*** Opening of DATA RECORDS ***

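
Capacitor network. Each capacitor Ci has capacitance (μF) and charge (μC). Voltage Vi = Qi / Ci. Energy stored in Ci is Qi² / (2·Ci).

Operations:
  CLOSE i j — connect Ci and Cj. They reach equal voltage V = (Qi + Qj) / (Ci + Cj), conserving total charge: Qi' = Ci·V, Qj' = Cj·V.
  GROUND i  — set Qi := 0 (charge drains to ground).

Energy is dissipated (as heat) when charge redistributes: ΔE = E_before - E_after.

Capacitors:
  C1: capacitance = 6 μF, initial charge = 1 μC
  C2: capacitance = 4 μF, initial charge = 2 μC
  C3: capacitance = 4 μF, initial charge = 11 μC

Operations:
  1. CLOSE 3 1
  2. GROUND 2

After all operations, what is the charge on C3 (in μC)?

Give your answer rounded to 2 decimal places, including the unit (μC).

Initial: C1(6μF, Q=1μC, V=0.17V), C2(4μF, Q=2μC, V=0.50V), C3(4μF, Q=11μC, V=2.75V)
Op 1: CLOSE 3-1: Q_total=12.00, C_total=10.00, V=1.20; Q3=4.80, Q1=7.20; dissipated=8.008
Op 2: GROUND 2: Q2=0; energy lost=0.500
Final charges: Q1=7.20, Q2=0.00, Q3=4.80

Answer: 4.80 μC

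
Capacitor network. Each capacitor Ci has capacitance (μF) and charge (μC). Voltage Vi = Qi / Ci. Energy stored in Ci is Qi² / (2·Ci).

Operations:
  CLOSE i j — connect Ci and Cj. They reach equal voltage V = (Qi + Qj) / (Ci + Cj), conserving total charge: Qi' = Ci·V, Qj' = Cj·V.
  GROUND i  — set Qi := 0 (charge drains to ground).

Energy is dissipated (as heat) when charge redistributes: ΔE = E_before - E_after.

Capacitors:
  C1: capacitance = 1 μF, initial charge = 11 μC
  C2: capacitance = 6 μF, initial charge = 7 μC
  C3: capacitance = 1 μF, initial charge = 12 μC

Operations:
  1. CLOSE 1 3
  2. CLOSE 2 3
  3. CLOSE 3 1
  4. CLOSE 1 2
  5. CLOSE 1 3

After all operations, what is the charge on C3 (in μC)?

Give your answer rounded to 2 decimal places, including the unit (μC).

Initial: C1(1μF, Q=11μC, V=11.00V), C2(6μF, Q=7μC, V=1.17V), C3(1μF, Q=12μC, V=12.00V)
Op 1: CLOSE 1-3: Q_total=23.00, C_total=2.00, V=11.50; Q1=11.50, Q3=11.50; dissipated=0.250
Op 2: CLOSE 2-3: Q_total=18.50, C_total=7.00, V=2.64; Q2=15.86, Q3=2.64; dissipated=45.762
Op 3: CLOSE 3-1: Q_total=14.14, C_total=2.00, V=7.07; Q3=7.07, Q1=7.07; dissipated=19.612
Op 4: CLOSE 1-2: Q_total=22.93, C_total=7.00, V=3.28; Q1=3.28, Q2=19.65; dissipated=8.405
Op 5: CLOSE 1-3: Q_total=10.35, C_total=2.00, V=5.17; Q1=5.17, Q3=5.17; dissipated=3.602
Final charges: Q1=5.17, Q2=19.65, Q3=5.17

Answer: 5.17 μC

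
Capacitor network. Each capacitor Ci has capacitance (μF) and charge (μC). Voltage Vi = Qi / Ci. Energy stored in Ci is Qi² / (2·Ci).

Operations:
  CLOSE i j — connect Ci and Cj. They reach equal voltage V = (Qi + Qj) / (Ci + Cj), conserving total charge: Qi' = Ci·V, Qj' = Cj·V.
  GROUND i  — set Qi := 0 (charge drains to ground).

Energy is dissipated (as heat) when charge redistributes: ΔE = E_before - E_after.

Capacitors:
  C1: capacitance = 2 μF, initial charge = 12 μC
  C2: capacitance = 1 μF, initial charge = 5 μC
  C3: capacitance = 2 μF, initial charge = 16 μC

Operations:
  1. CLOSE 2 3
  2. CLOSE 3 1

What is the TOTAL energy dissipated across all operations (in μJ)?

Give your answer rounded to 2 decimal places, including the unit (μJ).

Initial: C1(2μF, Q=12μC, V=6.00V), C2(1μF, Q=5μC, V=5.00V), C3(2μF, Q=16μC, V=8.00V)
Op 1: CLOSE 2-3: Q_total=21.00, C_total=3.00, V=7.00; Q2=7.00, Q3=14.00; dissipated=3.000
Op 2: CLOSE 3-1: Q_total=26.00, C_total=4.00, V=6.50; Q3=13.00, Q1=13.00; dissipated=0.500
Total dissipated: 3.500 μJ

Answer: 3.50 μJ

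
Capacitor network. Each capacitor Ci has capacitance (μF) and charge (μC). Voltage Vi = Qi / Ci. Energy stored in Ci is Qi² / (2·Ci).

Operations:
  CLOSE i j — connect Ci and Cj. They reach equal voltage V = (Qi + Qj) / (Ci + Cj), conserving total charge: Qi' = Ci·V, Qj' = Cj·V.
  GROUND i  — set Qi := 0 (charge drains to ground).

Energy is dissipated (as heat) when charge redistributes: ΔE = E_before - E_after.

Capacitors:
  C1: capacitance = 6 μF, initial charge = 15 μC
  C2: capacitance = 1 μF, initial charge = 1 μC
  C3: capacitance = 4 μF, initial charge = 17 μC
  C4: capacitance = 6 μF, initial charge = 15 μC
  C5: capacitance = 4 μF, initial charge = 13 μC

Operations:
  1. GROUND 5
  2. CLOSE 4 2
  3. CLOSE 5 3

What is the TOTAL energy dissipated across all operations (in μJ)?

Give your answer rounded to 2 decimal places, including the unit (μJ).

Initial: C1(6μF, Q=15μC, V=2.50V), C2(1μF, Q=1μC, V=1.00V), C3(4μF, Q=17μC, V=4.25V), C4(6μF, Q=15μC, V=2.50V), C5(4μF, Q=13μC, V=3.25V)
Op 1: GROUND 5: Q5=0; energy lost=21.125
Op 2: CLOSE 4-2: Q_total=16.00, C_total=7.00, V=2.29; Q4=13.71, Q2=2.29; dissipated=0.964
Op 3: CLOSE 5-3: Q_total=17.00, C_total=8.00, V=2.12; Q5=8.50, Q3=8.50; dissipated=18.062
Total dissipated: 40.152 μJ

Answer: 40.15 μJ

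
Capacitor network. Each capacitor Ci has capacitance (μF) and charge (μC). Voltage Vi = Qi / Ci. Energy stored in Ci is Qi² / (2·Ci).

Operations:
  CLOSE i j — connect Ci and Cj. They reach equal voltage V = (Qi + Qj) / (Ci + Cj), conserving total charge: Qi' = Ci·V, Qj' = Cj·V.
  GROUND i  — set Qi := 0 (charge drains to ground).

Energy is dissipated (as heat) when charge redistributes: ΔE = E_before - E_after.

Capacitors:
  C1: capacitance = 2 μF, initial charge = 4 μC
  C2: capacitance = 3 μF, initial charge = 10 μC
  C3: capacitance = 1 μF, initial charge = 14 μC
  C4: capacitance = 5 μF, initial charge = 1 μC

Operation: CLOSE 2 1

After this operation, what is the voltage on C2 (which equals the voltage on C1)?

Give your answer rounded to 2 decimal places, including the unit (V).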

*** Close of DATA RECORDS ***

- [INSTRUCTIONS FOR THE TASK] Reproduce the data in its entirety, matching each character.

- [RESULT]
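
Capacitor network. Each capacitor Ci has capacitance (μF) and charge (μC). Voltage Vi = Qi / Ci. Energy stored in Ci is Qi² / (2·Ci).

Operations:
  CLOSE i j — connect Ci and Cj. They reach equal voltage V = (Qi + Qj) / (Ci + Cj), conserving total charge: Qi' = Ci·V, Qj' = Cj·V.
  GROUND i  — set Qi := 0 (charge drains to ground).

Energy is dissipated (as heat) when charge redistributes: ΔE = E_before - E_after.

Capacitors:
  C1: capacitance = 6 μF, initial charge = 1 μC
  C2: capacitance = 4 μF, initial charge = 2 μC
  C3: capacitance = 4 μF, initial charge = 11 μC

Operations:
  1. CLOSE 3 1
  2. GROUND 2

After all operations, what is the charge on C3 (in μC)?

Give your answer rounded to 2 decimal places, including the unit (μC).

Initial: C1(6μF, Q=1μC, V=0.17V), C2(4μF, Q=2μC, V=0.50V), C3(4μF, Q=11μC, V=2.75V)
Op 1: CLOSE 3-1: Q_total=12.00, C_total=10.00, V=1.20; Q3=4.80, Q1=7.20; dissipated=8.008
Op 2: GROUND 2: Q2=0; energy lost=0.500
Final charges: Q1=7.20, Q2=0.00, Q3=4.80

Answer: 4.80 μC

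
Capacitor network. Each capacitor Ci has capacitance (μF) and charge (μC). Voltage Vi = Qi / Ci. Energy stored in Ci is Qi² / (2·Ci).

Operations:
  CLOSE i j — connect Ci and Cj. They reach equal voltage V = (Qi + Qj) / (Ci + Cj), conserving total charge: Qi' = Ci·V, Qj' = Cj·V.
  GROUND i  — set Qi := 0 (charge drains to ground).

Energy is dissipated (as heat) when charge redistributes: ΔE = E_before - E_after.

Capacitors:
  C1: capacitance = 1 μF, initial charge = 11 μC
  C2: capacitance = 6 μF, initial charge = 7 μC
  C3: capacitance = 1 μF, initial charge = 12 μC

Operations:
  1. CLOSE 1 3
  2. CLOSE 2 3
  3. CLOSE 3 1
  4. CLOSE 1 2
  5. CLOSE 1 3

After all operations, what is the charge on C3 (in μC)?

Give your answer rounded to 2 decimal places, including the unit (μC).

Initial: C1(1μF, Q=11μC, V=11.00V), C2(6μF, Q=7μC, V=1.17V), C3(1μF, Q=12μC, V=12.00V)
Op 1: CLOSE 1-3: Q_total=23.00, C_total=2.00, V=11.50; Q1=11.50, Q3=11.50; dissipated=0.250
Op 2: CLOSE 2-3: Q_total=18.50, C_total=7.00, V=2.64; Q2=15.86, Q3=2.64; dissipated=45.762
Op 3: CLOSE 3-1: Q_total=14.14, C_total=2.00, V=7.07; Q3=7.07, Q1=7.07; dissipated=19.612
Op 4: CLOSE 1-2: Q_total=22.93, C_total=7.00, V=3.28; Q1=3.28, Q2=19.65; dissipated=8.405
Op 5: CLOSE 1-3: Q_total=10.35, C_total=2.00, V=5.17; Q1=5.17, Q3=5.17; dissipated=3.602
Final charges: Q1=5.17, Q2=19.65, Q3=5.17

Answer: 5.17 μC

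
Capacitor network. Each capacitor Ci has capacitance (μF) and charge (μC). Voltage Vi = Qi / Ci. Energy stored in Ci is Qi² / (2·Ci).

Operations:
  CLOSE i j — connect Ci and Cj. They reach equal voltage V = (Qi + Qj) / (Ci + Cj), conserving total charge: Qi' = Ci·V, Qj' = Cj·V.
  GROUND i  — set Qi := 0 (charge drains to ground).

Energy is dissipated (as heat) when charge redistributes: ΔE = E_before - E_after.

Capacitors:
  C1: capacitance = 2 μF, initial charge = 12 μC
  C2: capacitance = 1 μF, initial charge = 5 μC
  C3: capacitance = 2 μF, initial charge = 16 μC

Operations:
  1. CLOSE 2 3
  2. CLOSE 3 1

What is the TOTAL energy dissipated across all operations (in μJ)?

Give your answer rounded to 2 decimal places, including the unit (μJ).

Initial: C1(2μF, Q=12μC, V=6.00V), C2(1μF, Q=5μC, V=5.00V), C3(2μF, Q=16μC, V=8.00V)
Op 1: CLOSE 2-3: Q_total=21.00, C_total=3.00, V=7.00; Q2=7.00, Q3=14.00; dissipated=3.000
Op 2: CLOSE 3-1: Q_total=26.00, C_total=4.00, V=6.50; Q3=13.00, Q1=13.00; dissipated=0.500
Total dissipated: 3.500 μJ

Answer: 3.50 μJ

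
Capacitor network. Each capacitor Ci has capacitance (μF) and charge (μC). Voltage Vi = Qi / Ci. Energy stored in Ci is Qi² / (2·Ci).

Operations:
  CLOSE i j — connect Ci and Cj. They reach equal voltage V = (Qi + Qj) / (Ci + Cj), conserving total charge: Qi' = Ci·V, Qj' = Cj·V.
  GROUND i  — set Qi := 0 (charge drains to ground).

Energy is dissipated (as heat) when charge redistributes: ΔE = E_before - E_after.

Capacitors:
  C1: capacitance = 6 μF, initial charge = 15 μC
  C2: capacitance = 1 μF, initial charge = 1 μC
  C3: capacitance = 4 μF, initial charge = 17 μC
  C4: capacitance = 6 μF, initial charge = 15 μC
  C5: capacitance = 4 μF, initial charge = 13 μC

Operations:
  1. GROUND 5
  2. CLOSE 4 2
  3. CLOSE 5 3

What is the TOTAL energy dissipated across all operations (in μJ)?

Give your answer rounded to 2 decimal places, including the unit (μJ).

Initial: C1(6μF, Q=15μC, V=2.50V), C2(1μF, Q=1μC, V=1.00V), C3(4μF, Q=17μC, V=4.25V), C4(6μF, Q=15μC, V=2.50V), C5(4μF, Q=13μC, V=3.25V)
Op 1: GROUND 5: Q5=0; energy lost=21.125
Op 2: CLOSE 4-2: Q_total=16.00, C_total=7.00, V=2.29; Q4=13.71, Q2=2.29; dissipated=0.964
Op 3: CLOSE 5-3: Q_total=17.00, C_total=8.00, V=2.12; Q5=8.50, Q3=8.50; dissipated=18.062
Total dissipated: 40.152 μJ

Answer: 40.15 μJ

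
Capacitor network. Each capacitor Ci has capacitance (μF) and charge (μC). Voltage Vi = Qi / Ci. Energy stored in Ci is Qi² / (2·Ci).

Operations:
  CLOSE i j — connect Ci and Cj. They reach equal voltage V = (Qi + Qj) / (Ci + Cj), conserving total charge: Qi' = Ci·V, Qj' = Cj·V.
  GROUND i  — set Qi := 0 (charge drains to ground).

Energy is dissipated (as heat) when charge redistributes: ΔE = E_before - E_after.

Capacitors:
  C1: capacitance = 2 μF, initial charge = 4 μC
  C2: capacitance = 3 μF, initial charge = 10 μC
  C3: capacitance = 1 μF, initial charge = 14 μC
  C4: capacitance = 5 μF, initial charge = 1 μC

Operation: CLOSE 2 1

After this operation, what is the voltage on C2 (which equals the voltage on C1)?

Give your answer rounded to 2 decimal places, including the unit (V).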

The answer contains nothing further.